The input:
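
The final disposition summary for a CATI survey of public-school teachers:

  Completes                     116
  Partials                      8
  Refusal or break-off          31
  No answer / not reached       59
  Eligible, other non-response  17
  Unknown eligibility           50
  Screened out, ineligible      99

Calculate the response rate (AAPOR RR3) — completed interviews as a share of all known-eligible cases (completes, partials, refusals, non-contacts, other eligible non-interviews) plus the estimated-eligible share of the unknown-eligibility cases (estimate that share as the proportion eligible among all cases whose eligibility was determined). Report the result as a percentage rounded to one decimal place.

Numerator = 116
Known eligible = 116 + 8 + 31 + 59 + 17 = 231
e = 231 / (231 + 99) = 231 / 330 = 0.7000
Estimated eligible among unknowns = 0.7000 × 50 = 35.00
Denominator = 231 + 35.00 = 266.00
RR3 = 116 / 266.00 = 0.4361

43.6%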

...

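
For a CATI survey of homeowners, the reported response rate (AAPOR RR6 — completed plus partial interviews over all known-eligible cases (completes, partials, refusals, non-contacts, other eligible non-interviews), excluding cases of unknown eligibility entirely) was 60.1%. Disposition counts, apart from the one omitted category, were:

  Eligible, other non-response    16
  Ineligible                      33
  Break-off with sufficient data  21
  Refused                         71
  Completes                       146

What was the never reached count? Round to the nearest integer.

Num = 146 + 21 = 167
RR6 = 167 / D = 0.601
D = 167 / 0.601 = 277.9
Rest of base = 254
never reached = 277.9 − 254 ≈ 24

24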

==

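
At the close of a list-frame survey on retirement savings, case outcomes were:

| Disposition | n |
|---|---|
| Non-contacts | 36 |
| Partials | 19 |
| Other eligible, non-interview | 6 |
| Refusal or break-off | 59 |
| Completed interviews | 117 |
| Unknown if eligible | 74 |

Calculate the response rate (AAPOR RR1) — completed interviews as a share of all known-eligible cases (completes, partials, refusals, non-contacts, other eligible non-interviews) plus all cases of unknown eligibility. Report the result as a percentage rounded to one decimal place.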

Exercise details:
The required answer is the run of lines above, starting at the line with "Disposition | n |" and ending at the line with "Calculate the response rate (AAPOR RR1)", reproduced exactly with both ends.

Completed task:
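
| Disposition | n |
|---|---|
| Non-contacts | 36 |
| Partials | 19 |
| Other eligible, non-interview | 6 |
| Refusal or break-off | 59 |
| Completed interviews | 117 |
| Unknown if eligible | 74 |

Calculate the response rate (AAPOR RR1) — completed interviews as a share of all known-eligible cases (completes, partials, refusals, non-contacts, other eligible non-interviews) plus all cases of unknown eligibility. Report the result as a percentage rounded to one decimal place.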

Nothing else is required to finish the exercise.